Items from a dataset
+ + + + +

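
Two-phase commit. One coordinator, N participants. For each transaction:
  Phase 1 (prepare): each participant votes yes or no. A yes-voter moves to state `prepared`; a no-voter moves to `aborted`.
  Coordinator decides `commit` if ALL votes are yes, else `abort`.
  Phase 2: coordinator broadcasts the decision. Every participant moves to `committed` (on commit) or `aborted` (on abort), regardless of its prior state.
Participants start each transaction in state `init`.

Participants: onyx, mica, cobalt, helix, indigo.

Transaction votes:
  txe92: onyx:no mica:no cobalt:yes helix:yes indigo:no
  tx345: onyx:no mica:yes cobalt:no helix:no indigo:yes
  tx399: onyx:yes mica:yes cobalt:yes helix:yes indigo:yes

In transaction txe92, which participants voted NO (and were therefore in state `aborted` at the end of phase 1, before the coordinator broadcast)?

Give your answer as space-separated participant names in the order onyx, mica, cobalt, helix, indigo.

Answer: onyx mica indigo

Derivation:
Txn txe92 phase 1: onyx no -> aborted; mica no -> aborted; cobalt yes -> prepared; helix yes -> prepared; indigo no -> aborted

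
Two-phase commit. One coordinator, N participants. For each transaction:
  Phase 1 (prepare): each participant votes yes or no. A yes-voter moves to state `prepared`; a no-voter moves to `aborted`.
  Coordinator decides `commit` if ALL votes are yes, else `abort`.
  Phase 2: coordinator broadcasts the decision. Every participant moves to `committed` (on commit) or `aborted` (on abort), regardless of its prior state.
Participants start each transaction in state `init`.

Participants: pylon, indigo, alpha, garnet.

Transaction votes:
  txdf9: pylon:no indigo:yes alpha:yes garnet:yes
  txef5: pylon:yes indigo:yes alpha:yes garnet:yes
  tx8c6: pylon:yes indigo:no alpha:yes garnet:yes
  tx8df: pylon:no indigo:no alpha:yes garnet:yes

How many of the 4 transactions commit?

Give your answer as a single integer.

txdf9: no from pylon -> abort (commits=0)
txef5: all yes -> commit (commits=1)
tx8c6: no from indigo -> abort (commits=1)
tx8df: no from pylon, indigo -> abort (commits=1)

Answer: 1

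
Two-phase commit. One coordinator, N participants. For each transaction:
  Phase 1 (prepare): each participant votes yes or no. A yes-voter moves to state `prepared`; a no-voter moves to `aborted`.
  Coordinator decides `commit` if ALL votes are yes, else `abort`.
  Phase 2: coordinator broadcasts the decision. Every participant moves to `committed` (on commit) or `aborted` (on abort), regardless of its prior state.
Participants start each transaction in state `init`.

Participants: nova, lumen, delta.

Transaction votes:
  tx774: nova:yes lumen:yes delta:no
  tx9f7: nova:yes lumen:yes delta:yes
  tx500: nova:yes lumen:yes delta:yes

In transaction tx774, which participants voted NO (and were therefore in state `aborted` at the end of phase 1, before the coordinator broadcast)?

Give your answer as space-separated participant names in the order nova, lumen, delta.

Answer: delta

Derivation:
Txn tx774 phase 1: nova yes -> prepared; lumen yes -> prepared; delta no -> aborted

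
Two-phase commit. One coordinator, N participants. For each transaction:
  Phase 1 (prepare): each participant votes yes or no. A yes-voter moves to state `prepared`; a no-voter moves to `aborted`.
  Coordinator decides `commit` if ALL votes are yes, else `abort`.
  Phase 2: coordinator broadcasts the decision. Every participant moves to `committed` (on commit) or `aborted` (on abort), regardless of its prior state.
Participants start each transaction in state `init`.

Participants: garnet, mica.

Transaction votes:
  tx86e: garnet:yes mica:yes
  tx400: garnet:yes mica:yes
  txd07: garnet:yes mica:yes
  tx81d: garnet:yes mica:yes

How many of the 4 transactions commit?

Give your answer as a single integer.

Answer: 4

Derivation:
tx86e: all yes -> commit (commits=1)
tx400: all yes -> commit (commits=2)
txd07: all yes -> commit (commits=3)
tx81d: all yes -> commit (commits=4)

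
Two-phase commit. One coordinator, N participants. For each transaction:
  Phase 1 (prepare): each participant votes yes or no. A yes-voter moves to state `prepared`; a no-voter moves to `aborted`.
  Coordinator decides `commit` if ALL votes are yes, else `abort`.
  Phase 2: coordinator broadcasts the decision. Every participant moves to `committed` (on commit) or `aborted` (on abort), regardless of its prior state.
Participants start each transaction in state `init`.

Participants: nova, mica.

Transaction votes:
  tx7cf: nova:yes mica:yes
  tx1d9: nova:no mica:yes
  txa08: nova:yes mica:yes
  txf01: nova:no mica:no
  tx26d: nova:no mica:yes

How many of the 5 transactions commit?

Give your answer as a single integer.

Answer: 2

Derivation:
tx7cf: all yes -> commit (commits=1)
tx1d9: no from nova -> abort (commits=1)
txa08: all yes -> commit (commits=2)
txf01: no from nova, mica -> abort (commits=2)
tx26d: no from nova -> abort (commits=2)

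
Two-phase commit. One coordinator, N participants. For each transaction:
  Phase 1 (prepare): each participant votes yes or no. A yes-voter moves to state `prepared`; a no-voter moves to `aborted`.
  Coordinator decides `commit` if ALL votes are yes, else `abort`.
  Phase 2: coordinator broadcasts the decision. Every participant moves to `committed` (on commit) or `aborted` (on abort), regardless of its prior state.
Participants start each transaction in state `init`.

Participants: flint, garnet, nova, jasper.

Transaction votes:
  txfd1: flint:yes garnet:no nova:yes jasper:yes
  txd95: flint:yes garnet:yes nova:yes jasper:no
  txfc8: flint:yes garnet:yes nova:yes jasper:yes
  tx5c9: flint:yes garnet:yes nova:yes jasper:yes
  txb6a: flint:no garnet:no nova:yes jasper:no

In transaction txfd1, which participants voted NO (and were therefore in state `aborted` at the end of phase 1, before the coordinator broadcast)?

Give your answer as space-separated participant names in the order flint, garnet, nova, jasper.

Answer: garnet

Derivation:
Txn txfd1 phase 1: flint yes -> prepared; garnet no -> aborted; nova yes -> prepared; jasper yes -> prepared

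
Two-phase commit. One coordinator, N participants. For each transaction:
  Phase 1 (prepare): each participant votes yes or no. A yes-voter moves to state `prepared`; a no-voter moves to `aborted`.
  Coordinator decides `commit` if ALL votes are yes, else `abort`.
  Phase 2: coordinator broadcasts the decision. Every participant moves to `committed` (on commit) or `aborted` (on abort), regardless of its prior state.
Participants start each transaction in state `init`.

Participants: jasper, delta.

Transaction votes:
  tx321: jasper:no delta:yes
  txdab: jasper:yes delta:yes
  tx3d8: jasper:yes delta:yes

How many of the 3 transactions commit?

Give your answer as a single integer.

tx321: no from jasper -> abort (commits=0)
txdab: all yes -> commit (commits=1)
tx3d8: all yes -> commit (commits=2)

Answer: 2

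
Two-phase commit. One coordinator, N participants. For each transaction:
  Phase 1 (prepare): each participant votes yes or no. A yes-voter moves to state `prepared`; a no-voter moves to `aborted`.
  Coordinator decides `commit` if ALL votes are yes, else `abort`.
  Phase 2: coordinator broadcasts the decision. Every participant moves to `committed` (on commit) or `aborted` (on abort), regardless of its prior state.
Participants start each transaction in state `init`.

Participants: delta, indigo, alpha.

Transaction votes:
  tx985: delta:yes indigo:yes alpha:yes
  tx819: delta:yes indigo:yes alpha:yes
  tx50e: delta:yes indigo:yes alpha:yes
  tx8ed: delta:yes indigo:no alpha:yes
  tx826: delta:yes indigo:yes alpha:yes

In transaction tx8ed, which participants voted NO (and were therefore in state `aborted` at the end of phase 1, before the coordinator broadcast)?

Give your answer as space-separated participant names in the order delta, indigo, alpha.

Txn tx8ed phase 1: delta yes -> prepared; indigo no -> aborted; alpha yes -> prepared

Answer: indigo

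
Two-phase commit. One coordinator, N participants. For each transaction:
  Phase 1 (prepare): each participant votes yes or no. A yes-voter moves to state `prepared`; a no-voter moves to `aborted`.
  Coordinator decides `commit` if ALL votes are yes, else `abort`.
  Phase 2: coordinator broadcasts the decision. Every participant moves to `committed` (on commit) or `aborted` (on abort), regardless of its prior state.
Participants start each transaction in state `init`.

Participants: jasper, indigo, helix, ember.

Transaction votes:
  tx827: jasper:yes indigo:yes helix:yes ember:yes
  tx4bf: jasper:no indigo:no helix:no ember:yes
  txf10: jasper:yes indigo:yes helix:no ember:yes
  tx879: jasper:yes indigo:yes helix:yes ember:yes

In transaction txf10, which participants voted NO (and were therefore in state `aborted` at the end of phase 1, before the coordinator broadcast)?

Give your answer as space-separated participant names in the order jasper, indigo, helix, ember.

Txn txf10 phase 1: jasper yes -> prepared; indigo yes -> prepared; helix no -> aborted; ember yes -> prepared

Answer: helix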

+ + + + +

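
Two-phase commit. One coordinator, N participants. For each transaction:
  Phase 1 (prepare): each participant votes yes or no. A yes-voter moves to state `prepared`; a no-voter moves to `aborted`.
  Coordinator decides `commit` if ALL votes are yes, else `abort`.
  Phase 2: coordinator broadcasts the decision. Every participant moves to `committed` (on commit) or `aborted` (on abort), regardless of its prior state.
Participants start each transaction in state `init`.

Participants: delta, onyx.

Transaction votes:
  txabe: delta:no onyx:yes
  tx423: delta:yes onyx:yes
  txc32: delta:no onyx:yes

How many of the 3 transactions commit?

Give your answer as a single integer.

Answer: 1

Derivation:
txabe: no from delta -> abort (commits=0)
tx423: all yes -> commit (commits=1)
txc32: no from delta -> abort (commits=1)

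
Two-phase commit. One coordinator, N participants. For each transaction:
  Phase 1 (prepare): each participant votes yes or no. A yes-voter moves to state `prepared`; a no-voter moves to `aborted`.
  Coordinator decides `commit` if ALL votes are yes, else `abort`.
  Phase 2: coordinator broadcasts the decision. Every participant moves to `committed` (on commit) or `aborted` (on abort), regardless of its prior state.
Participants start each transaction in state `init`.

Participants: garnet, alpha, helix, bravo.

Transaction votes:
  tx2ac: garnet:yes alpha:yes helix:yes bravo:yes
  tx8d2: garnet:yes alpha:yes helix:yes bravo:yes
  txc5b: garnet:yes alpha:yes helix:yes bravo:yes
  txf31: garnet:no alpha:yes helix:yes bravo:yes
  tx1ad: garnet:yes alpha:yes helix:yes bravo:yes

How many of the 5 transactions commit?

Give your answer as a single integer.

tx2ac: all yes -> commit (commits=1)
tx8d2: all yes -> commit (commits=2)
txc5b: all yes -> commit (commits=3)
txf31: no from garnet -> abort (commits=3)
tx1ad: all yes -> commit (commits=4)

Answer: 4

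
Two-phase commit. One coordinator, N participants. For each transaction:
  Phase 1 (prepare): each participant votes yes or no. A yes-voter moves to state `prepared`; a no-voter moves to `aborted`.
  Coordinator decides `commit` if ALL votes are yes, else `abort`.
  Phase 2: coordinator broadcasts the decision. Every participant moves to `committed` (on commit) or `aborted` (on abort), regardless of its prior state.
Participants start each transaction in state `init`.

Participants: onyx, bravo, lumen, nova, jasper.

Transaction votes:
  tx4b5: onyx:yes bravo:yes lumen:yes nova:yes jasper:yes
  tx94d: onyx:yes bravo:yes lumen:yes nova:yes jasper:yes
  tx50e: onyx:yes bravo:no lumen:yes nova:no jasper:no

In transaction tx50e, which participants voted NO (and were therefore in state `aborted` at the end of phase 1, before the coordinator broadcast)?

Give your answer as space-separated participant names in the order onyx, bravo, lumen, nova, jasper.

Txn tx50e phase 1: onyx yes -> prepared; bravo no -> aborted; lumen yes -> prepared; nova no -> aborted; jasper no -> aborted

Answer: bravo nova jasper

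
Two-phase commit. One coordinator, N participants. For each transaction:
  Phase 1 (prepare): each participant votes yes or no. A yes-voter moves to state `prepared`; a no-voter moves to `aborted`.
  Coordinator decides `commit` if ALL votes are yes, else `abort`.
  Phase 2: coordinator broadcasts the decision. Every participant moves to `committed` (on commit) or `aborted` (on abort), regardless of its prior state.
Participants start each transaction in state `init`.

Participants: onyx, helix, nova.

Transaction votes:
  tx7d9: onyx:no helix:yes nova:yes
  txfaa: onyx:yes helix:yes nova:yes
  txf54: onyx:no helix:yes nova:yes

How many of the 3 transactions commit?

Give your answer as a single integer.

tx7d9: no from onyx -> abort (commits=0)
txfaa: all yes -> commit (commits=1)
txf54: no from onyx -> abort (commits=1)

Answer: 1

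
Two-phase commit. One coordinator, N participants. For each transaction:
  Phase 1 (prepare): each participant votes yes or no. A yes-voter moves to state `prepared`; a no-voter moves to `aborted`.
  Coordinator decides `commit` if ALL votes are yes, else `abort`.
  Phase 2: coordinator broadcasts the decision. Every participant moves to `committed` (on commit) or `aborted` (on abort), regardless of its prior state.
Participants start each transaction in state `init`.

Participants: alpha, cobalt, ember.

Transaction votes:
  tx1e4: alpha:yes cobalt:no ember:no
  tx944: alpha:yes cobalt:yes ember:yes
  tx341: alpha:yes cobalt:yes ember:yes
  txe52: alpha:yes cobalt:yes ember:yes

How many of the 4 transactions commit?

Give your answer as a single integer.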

+ + + + +

* EXERCISE *
Return a copy of every line in the records that includes the string "therefore".

* EXERCISE RESPONSE *
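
In transaction txe92, which participants voted NO (and were therefore in state `aborted` at the end of phase 1, before the coordinator broadcast)?
In transaction tx774, which participants voted NO (and were therefore in state `aborted` at the end of phase 1, before the coordinator broadcast)?
In transaction txfd1, which participants voted NO (and were therefore in state `aborted` at the end of phase 1, before the coordinator broadcast)?
In transaction tx8ed, which participants voted NO (and were therefore in state `aborted` at the end of phase 1, before the coordinator broadcast)?
In transaction txf10, which participants voted NO (and were therefore in state `aborted` at the end of phase 1, before the coordinator broadcast)?
In transaction tx50e, which participants voted NO (and were therefore in state `aborted` at the end of phase 1, before the coordinator broadcast)?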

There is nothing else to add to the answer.